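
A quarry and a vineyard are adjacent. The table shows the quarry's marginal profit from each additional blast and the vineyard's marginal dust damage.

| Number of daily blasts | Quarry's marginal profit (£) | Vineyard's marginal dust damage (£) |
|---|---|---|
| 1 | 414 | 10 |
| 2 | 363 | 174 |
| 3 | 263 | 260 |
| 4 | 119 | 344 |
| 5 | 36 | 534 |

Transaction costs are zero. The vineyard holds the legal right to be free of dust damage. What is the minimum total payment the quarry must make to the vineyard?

£444

Efficient level: marginal profit ≥ marginal dust damage through level 3, so k* = 3.
With the vineyard holding the right, the quarry must at least compensate total damage at k*: 10 + 174 + 260 = 444.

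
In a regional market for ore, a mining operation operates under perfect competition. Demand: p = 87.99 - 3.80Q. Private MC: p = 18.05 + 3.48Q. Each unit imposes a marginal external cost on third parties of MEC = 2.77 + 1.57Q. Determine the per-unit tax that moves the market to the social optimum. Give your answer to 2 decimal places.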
_____
Instructions for the task
Write out the whole listing above, keeping each line exactly as it is.

Solution
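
A quarry and a vineyard are adjacent. The table shows the quarry's marginal profit from each additional blast and the vineyard's marginal dust damage.

| Number of daily blasts | Quarry's marginal profit (£) | Vineyard's marginal dust damage (£) |
|---|---|---|
| 1 | 414 | 10 |
| 2 | 363 | 174 |
| 3 | 263 | 260 |
| 4 | 119 | 344 |
| 5 | 36 | 534 |

Transaction costs are zero. The vineyard holds the legal right to be free of dust damage. What is the minimum total payment the quarry must make to the vineyard?

£444

Efficient level: marginal profit ≥ marginal dust damage through level 3, so k* = 3.
With the vineyard holding the right, the quarry must at least compensate total damage at k*: 10 + 174 + 260 = 444.

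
In a regional market for ore, a mining operation operates under perfect competition. Demand: p = 87.99 - 3.80Q. Private MC: p = 18.05 + 3.48Q. Each unit imposes a marginal external cost on third parties of MEC = 2.77 + 1.57Q. Determine the per-unit tax that moves the market to the social optimum. Give your answer to 2 decimal places.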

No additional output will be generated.